§ **TRY IT**:
Give again the lines of the data from its first line through the line with "A token bucket". Change nothing.

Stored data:
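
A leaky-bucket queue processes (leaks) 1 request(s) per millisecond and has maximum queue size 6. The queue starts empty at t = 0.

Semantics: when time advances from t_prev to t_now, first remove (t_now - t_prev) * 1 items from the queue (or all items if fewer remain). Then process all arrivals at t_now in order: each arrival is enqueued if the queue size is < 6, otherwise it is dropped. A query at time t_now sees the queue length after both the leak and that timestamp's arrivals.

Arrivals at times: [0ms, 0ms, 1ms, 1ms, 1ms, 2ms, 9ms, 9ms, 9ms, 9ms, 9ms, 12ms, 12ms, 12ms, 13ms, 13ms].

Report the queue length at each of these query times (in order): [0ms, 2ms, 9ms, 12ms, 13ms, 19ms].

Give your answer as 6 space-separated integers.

Queue lengths at query times:
  query t=0ms: backlog = 2
  query t=2ms: backlog = 4
  query t=9ms: backlog = 5
  query t=12ms: backlog = 5
  query t=13ms: backlog = 6
  query t=19ms: backlog = 0

Answer: 2 4 5 5 6 0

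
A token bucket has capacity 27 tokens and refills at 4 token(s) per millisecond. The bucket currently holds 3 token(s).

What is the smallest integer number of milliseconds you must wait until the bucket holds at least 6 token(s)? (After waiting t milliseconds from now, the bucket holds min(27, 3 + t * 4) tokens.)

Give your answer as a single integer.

Answer: 1

Derivation:
Need 3 + t * 4 >= 6, so t >= 3/4.
Smallest integer t = ceil(3/4) = 1.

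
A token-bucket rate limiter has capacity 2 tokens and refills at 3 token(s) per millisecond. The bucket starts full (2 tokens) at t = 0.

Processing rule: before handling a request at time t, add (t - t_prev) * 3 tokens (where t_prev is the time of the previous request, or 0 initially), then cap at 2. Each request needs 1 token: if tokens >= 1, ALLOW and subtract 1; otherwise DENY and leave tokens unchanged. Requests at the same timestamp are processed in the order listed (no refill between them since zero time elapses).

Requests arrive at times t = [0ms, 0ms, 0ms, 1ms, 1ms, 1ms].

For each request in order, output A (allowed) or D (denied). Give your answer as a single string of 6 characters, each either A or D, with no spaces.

Simulating step by step:
  req#1 t=0ms: ALLOW
  req#2 t=0ms: ALLOW
  req#3 t=0ms: DENY
  req#4 t=1ms: ALLOW
  req#5 t=1ms: ALLOW
  req#6 t=1ms: DENY

Answer: AADAAD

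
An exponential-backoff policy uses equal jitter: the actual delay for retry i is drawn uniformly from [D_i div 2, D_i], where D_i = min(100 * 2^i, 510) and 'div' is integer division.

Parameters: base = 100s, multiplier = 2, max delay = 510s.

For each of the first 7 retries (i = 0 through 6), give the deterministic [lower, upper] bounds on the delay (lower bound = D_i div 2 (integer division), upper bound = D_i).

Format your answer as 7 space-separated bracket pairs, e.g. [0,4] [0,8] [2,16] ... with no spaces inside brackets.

Computing bounds per retry:
  i=0: D_i=min(100*2^0,510)=100, bounds=[50,100]
  i=1: D_i=min(100*2^1,510)=200, bounds=[100,200]
  i=2: D_i=min(100*2^2,510)=400, bounds=[200,400]
  i=3: D_i=min(100*2^3,510)=510, bounds=[255,510]
  i=4: D_i=min(100*2^4,510)=510, bounds=[255,510]
  i=5: D_i=min(100*2^5,510)=510, bounds=[255,510]
  i=6: D_i=min(100*2^6,510)=510, bounds=[255,510]

Answer: [50,100] [100,200] [200,400] [255,510] [255,510] [255,510] [255,510]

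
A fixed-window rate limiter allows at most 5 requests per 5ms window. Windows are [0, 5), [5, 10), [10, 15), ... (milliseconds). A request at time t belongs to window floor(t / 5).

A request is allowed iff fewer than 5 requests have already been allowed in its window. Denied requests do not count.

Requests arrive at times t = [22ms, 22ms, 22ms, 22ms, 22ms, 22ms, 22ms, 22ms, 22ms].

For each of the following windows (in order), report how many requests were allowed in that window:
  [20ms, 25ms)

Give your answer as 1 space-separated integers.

Processing requests:
  req#1 t=22ms (window 4): ALLOW
  req#2 t=22ms (window 4): ALLOW
  req#3 t=22ms (window 4): ALLOW
  req#4 t=22ms (window 4): ALLOW
  req#5 t=22ms (window 4): ALLOW
  req#6 t=22ms (window 4): DENY
  req#7 t=22ms (window 4): DENY
  req#8 t=22ms (window 4): DENY
  req#9 t=22ms (window 4): DENY

Allowed counts by window: 5

Answer: 5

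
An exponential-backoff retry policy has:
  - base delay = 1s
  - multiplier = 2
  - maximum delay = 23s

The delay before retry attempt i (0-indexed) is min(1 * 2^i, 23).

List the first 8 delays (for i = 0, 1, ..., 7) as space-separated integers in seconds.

Computing each delay:
  i=0: min(1*2^0, 23) = 1
  i=1: min(1*2^1, 23) = 2
  i=2: min(1*2^2, 23) = 4
  i=3: min(1*2^3, 23) = 8
  i=4: min(1*2^4, 23) = 16
  i=5: min(1*2^5, 23) = 23
  i=6: min(1*2^6, 23) = 23
  i=7: min(1*2^7, 23) = 23

Answer: 1 2 4 8 16 23 23 23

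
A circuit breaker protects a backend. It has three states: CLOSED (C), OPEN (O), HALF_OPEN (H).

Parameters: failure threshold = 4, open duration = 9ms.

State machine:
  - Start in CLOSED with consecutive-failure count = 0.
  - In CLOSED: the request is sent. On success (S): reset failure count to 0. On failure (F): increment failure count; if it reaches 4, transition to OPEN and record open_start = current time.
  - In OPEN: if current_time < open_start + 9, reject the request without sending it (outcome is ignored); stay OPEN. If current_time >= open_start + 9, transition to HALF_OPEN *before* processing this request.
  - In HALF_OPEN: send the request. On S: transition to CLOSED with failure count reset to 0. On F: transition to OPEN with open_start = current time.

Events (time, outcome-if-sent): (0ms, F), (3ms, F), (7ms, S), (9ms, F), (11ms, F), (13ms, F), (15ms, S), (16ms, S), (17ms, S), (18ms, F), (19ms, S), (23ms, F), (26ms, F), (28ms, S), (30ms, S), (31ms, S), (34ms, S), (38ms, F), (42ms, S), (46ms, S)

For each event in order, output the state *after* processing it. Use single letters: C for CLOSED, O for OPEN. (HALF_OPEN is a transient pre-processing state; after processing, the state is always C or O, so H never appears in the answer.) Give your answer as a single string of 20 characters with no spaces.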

§ **RESULT OF THE EXERCISE**:
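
A leaky-bucket queue processes (leaks) 1 request(s) per millisecond and has maximum queue size 6. The queue starts empty at t = 0.

Semantics: when time advances from t_prev to t_now, first remove (t_now - t_prev) * 1 items from the queue (or all items if fewer remain). Then process all arrivals at t_now in order: each arrival is enqueued if the queue size is < 6, otherwise it is dropped. A query at time t_now sees the queue length after both the leak and that timestamp's arrivals.

Arrivals at times: [0ms, 0ms, 1ms, 1ms, 1ms, 2ms, 9ms, 9ms, 9ms, 9ms, 9ms, 12ms, 12ms, 12ms, 13ms, 13ms].

Report the queue length at each of these query times (in order): [0ms, 2ms, 9ms, 12ms, 13ms, 19ms].

Give your answer as 6 space-separated integers.

Queue lengths at query times:
  query t=0ms: backlog = 2
  query t=2ms: backlog = 4
  query t=9ms: backlog = 5
  query t=12ms: backlog = 5
  query t=13ms: backlog = 6
  query t=19ms: backlog = 0

Answer: 2 4 5 5 6 0

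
A token bucket has capacity 27 tokens and refills at 4 token(s) per millisecond. The bucket currently holds 3 token(s).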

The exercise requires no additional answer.